* [Task instructions]: Each line holding the string "bears" is to be copied from the data.

* [Extracted information]:
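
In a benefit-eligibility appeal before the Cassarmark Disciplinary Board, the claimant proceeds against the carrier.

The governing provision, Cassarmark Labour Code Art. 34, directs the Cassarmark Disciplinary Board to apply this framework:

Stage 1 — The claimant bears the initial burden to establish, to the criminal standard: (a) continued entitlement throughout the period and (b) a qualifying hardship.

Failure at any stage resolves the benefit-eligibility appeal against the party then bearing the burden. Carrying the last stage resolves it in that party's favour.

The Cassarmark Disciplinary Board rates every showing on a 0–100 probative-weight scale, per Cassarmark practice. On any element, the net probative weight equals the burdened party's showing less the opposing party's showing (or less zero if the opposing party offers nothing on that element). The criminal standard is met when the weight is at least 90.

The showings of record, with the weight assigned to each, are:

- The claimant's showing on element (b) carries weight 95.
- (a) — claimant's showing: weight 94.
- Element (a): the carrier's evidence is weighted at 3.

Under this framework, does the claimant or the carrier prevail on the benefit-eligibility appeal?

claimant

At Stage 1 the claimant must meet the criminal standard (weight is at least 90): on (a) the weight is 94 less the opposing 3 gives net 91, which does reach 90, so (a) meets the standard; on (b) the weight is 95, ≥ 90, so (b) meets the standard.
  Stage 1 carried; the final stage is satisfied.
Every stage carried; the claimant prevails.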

---

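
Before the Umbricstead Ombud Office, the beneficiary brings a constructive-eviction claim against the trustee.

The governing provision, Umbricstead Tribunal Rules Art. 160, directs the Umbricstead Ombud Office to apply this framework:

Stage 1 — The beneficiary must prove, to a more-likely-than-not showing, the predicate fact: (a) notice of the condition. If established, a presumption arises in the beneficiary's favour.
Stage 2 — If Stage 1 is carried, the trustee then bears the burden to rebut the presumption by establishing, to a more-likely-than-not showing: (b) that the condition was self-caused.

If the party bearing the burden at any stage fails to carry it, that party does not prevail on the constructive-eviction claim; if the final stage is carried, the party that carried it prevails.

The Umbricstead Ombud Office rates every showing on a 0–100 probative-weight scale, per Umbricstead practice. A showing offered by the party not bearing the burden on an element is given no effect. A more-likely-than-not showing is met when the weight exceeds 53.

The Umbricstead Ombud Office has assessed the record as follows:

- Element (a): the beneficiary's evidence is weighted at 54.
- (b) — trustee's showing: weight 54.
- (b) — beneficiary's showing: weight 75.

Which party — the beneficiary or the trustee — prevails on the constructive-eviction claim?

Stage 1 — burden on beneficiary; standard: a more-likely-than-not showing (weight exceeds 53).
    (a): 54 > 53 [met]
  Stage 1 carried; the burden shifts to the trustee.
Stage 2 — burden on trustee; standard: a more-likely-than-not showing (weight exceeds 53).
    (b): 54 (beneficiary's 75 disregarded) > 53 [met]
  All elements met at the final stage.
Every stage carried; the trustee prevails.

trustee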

* [Expected output]:
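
Stage 1 — The claimant bears the initial burden to establish, to the criminal standard: (a) continued entitlement throughout the period and (b) a qualifying hardship.
Stage 2 — If Stage 1 is carried, the trustee then bears the burden to rebut the presumption by establishing, to a more-likely-than-not showing: (b) that the condition was self-caused.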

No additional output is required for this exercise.